What is needed> The required output is the line containing "For the frequency" and every line after it, transcribed exactly through the end of the data below.

Provided records>
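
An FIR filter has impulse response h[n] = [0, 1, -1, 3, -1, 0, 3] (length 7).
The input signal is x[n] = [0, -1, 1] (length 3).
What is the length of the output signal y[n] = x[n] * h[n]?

For linear convolution, the output length is:
len(y) = len(x) + len(h) - 1 = 3 + 7 - 1 = 9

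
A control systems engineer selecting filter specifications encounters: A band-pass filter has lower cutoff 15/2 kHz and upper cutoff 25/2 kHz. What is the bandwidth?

Bandwidth = f_high - f_low
= 25/2 kHz - 15/2 kHz = 5 kHz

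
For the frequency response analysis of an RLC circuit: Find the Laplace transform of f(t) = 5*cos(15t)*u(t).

Standard pair: cos(wt)*u(t) <-> s/(s^2+w^2)
With w = 15: L{5*cos(15t)*u(t)} = 5s/(s^2+225)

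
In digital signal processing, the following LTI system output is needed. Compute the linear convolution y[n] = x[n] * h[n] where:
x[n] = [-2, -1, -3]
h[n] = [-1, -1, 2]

y[n] = sum_k x[k]*h[n-k]. Output length = len(x) + len(h) - 1 = 3 + 3 - 1 = 5.
y[0] = -2*-1 = 2
y[1] = -1*-1 + -2*-1 = 3
y[2] = -3*-1 + -1*-1 + -2*2 = 0
y[3] = -3*-1 + -1*2 = 1
y[4] = -3*2 = -6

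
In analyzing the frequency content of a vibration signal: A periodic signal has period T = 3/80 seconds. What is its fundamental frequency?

The fundamental frequency is the reciprocal of the period.
f = 1/T = 1/(3/80) = 80/3 Hz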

Answer box>
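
For the frequency response analysis of an RLC circuit: Find the Laplace transform of f(t) = 5*cos(15t)*u(t).

Standard pair: cos(wt)*u(t) <-> s/(s^2+w^2)
With w = 15: L{5*cos(15t)*u(t)} = 5s/(s^2+225)

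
In digital signal processing, the following LTI system output is needed. Compute the linear convolution y[n] = x[n] * h[n] where:
x[n] = [-2, -1, -3]
h[n] = [-1, -1, 2]

y[n] = sum_k x[k]*h[n-k]. Output length = len(x) + len(h) - 1 = 3 + 3 - 1 = 5.
y[0] = -2*-1 = 2
y[1] = -1*-1 + -2*-1 = 3
y[2] = -3*-1 + -1*-1 + -2*2 = 0
y[3] = -3*-1 + -1*2 = 1
y[4] = -3*2 = -6

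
In analyzing the frequency content of a vibration signal: A periodic signal has period T = 3/80 seconds. What is its fundamental frequency?

The fundamental frequency is the reciprocal of the period.
f = 1/T = 1/(3/80) = 80/3 Hz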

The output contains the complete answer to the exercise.